Repeat the entire listing exactly.

++++ Records provided ++++

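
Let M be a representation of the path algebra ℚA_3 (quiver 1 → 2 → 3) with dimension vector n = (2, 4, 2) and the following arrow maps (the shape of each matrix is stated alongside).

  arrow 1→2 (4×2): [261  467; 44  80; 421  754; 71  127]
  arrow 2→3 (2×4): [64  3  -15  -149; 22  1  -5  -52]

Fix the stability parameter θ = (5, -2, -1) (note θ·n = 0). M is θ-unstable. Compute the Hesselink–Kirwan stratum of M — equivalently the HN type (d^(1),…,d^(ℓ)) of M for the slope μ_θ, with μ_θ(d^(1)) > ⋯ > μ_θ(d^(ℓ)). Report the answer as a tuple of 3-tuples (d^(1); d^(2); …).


Barcode: M ≅ I[1,3]^2, I[2,2]^2. HN layers by μ_θ (2 steps, strictly decreasing):
  μ^(1)=2/3; μ^(2)=-2

((2, 2, 2); (0, 2, 0))


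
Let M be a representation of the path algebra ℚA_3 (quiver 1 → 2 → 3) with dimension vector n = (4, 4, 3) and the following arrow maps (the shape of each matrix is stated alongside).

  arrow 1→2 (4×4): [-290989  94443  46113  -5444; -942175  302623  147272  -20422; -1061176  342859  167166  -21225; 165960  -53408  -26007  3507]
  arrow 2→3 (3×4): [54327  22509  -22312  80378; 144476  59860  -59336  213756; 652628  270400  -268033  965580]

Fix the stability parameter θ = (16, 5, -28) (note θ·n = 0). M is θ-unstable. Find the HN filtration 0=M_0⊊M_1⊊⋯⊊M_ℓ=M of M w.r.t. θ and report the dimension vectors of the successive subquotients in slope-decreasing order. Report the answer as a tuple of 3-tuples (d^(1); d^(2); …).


Barcode: M ≅ I[1,2], I[1,3]^3. HN layers by μ_θ (2 steps, strictly decreasing):
  μ^(1)=21/2; μ^(2)=-7/3

((1, 1, 0); (3, 3, 3))


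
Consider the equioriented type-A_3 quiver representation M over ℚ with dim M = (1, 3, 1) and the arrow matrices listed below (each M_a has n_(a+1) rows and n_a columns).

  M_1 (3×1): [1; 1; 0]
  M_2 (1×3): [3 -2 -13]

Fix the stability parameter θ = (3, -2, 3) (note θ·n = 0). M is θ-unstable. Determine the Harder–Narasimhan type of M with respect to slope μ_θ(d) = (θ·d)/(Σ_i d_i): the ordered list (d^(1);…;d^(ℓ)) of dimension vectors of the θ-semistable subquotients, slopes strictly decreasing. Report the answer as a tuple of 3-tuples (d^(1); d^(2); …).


Barcode: M ≅ I[1,3], I[2,2]^2. HN layers by μ_θ (3 steps, strictly decreasing):
  μ^(1)=3; μ^(2)=1/2; μ^(3)=-2

((0, 0, 1); (1, 1, 0); (0, 2, 0))


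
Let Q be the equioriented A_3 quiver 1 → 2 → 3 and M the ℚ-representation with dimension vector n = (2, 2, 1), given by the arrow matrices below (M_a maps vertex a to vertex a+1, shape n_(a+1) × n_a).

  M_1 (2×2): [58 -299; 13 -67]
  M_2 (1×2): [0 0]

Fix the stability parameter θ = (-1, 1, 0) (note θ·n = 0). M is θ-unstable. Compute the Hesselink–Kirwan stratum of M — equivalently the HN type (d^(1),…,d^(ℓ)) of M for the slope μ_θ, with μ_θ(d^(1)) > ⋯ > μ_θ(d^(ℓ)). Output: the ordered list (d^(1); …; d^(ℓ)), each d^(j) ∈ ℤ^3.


Via rank(M_{q-1}∘⋯∘M_p): M ≅ I[1,2]^2, I[3,3].
μ_θ-semistable layers: μ^(1)=1; μ^(2)=0; μ^(3)=-1

((0, 2, 0); (0, 0, 1); (2, 0, 0))


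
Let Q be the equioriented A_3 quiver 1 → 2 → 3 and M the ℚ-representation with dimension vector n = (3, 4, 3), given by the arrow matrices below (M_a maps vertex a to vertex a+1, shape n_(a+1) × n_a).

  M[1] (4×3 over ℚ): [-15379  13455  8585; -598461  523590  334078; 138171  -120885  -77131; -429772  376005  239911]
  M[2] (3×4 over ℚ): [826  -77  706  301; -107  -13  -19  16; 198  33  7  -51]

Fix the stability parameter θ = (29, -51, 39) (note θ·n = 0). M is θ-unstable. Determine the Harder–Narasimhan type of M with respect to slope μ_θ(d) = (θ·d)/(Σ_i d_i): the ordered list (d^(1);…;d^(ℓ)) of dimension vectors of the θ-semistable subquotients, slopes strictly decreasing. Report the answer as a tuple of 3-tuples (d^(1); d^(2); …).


Barcode: M ≅ I[1,1], I[1,3]^2, I[2,2], I[2,3]. HN layers by μ_θ (4 steps, strictly decreasing):
  μ^(1)=39; μ^(2)=29; μ^(3)=-11; μ^(4)=-51

((0, 0, 3); (1, 0, 0); (2, 2, 0); (0, 2, 0))


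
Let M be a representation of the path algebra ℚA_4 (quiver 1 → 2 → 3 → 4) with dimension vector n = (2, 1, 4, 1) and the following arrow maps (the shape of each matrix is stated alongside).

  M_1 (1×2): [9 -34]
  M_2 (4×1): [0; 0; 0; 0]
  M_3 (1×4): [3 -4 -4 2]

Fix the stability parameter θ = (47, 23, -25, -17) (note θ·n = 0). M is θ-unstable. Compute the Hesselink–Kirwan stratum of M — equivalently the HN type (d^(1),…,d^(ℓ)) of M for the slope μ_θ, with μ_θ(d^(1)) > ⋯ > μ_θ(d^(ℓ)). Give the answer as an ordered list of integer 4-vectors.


Barcode: M ≅ I[1,1], I[1,2], I[3,3]^3, I[3,4]. HN layers by μ_θ (4 steps, strictly decreasing):
  μ^(1)=47; μ^(2)=35; μ^(3)=-17; μ^(4)=-25

((1, 0, 0, 0); (1, 1, 0, 0); (0, 0, 0, 1); (0, 0, 4, 0))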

++++

> [Answer for this exercise]
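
Let M be a representation of the path algebra ℚA_3 (quiver 1 → 2 → 3) with dimension vector n = (2, 4, 2) and the following arrow maps (the shape of each matrix is stated alongside).

  arrow 1→2 (4×2): [261  467; 44  80; 421  754; 71  127]
  arrow 2→3 (2×4): [64  3  -15  -149; 22  1  -5  -52]

Fix the stability parameter θ = (5, -2, -1) (note θ·n = 0). M is θ-unstable. Compute the Hesselink–Kirwan stratum of M — equivalently the HN type (d^(1),…,d^(ℓ)) of M for the slope μ_θ, with μ_θ(d^(1)) > ⋯ > μ_θ(d^(ℓ)). Report the answer as a tuple of 3-tuples (d^(1); d^(2); …).


Barcode: M ≅ I[1,3]^2, I[2,2]^2. HN layers by μ_θ (2 steps, strictly decreasing):
  μ^(1)=2/3; μ^(2)=-2

((2, 2, 2); (0, 2, 0))


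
Let M be a representation of the path algebra ℚA_3 (quiver 1 → 2 → 3) with dimension vector n = (4, 4, 3) and the following arrow maps (the shape of each matrix is stated alongside).

  arrow 1→2 (4×4): [-290989  94443  46113  -5444; -942175  302623  147272  -20422; -1061176  342859  167166  -21225; 165960  -53408  -26007  3507]
  arrow 2→3 (3×4): [54327  22509  -22312  80378; 144476  59860  -59336  213756; 652628  270400  -268033  965580]

Fix the stability parameter θ = (16, 5, -28) (note θ·n = 0). M is θ-unstable. Find the HN filtration 0=M_0⊊M_1⊊⋯⊊M_ℓ=M of M w.r.t. θ and report the dimension vectors of the successive subquotients in slope-decreasing order. Report the answer as a tuple of 3-tuples (d^(1); d^(2); …).


Barcode: M ≅ I[1,2], I[1,3]^3. HN layers by μ_θ (2 steps, strictly decreasing):
  μ^(1)=21/2; μ^(2)=-7/3

((1, 1, 0); (3, 3, 3))


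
Consider the equioriented type-A_3 quiver representation M over ℚ with dim M = (1, 3, 1) and the arrow matrices listed below (each M_a has n_(a+1) rows and n_a columns).

  M_1 (3×1): [1; 1; 0]
  M_2 (1×3): [3 -2 -13]

Fix the stability parameter θ = (3, -2, 3) (note θ·n = 0). M is θ-unstable. Determine the Harder–Narasimhan type of M with respect to slope μ_θ(d) = (θ·d)/(Σ_i d_i): the ordered list (d^(1);…;d^(ℓ)) of dimension vectors of the θ-semistable subquotients, slopes strictly decreasing. Report the answer as a tuple of 3-tuples (d^(1); d^(2); …).


Barcode: M ≅ I[1,3], I[2,2]^2. HN layers by μ_θ (3 steps, strictly decreasing):
  μ^(1)=3; μ^(2)=1/2; μ^(3)=-2

((0, 0, 1); (1, 1, 0); (0, 2, 0))


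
Let Q be the equioriented A_3 quiver 1 → 2 → 3 and M the ℚ-representation with dimension vector n = (2, 2, 1), given by the arrow matrices below (M_a maps vertex a to vertex a+1, shape n_(a+1) × n_a).

  M_1 (2×2): [58 -299; 13 -67]
  M_2 (1×2): [0 0]

Fix the stability parameter θ = (-1, 1, 0) (note θ·n = 0). M is θ-unstable. Compute the Hesselink–Kirwan stratum of M — equivalently the HN type (d^(1),…,d^(ℓ)) of M for the slope μ_θ, with μ_θ(d^(1)) > ⋯ > μ_θ(d^(ℓ)). Output: the ordered list (d^(1); …; d^(ℓ)), each d^(j) ∈ ℤ^3.


Via rank(M_{q-1}∘⋯∘M_p): M ≅ I[1,2]^2, I[3,3].
μ_θ-semistable layers: μ^(1)=1; μ^(2)=0; μ^(3)=-1

((0, 2, 0); (0, 0, 1); (2, 0, 0))


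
Let Q be the equioriented A_3 quiver 1 → 2 → 3 and M the ℚ-representation with dimension vector n = (3, 4, 3), given by the arrow matrices below (M_a maps vertex a to vertex a+1, shape n_(a+1) × n_a).

  M[1] (4×3 over ℚ): [-15379  13455  8585; -598461  523590  334078; 138171  -120885  -77131; -429772  376005  239911]
  M[2] (3×4 over ℚ): [826  -77  706  301; -107  -13  -19  16; 198  33  7  -51]

Fix the stability parameter θ = (29, -51, 39) (note θ·n = 0). M is θ-unstable. Determine the Harder–Narasimhan type of M with respect to slope μ_θ(d) = (θ·d)/(Σ_i d_i): the ordered list (d^(1);…;d^(ℓ)) of dimension vectors of the θ-semistable subquotients, slopes strictly decreasing. Report the answer as a tuple of 3-tuples (d^(1); d^(2); …).


Barcode: M ≅ I[1,1], I[1,3]^2, I[2,2], I[2,3]. HN layers by μ_θ (4 steps, strictly decreasing):
  μ^(1)=39; μ^(2)=29; μ^(3)=-11; μ^(4)=-51

((0, 0, 3); (1, 0, 0); (2, 2, 0); (0, 2, 0))


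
Let M be a representation of the path algebra ℚA_4 (quiver 1 → 2 → 3 → 4) with dimension vector n = (2, 1, 4, 1) and the following arrow maps (the shape of each matrix is stated alongside).

  M_1 (1×2): [9 -34]
  M_2 (4×1): [0; 0; 0; 0]
  M_3 (1×4): [3 -4 -4 2]

Fix the stability parameter θ = (47, 23, -25, -17) (note θ·n = 0). M is θ-unstable. Compute the Hesselink–Kirwan stratum of M — equivalently the HN type (d^(1),…,d^(ℓ)) of M for the slope μ_θ, with μ_θ(d^(1)) > ⋯ > μ_θ(d^(ℓ)). Give the answer as an ordered list of integer 4-vectors.


Barcode: M ≅ I[1,1], I[1,2], I[3,3]^3, I[3,4]. HN layers by μ_θ (4 steps, strictly decreasing):
  μ^(1)=47; μ^(2)=35; μ^(3)=-17; μ^(4)=-25

((1, 0, 0, 0); (1, 1, 0, 0); (0, 0, 0, 1); (0, 0, 4, 0))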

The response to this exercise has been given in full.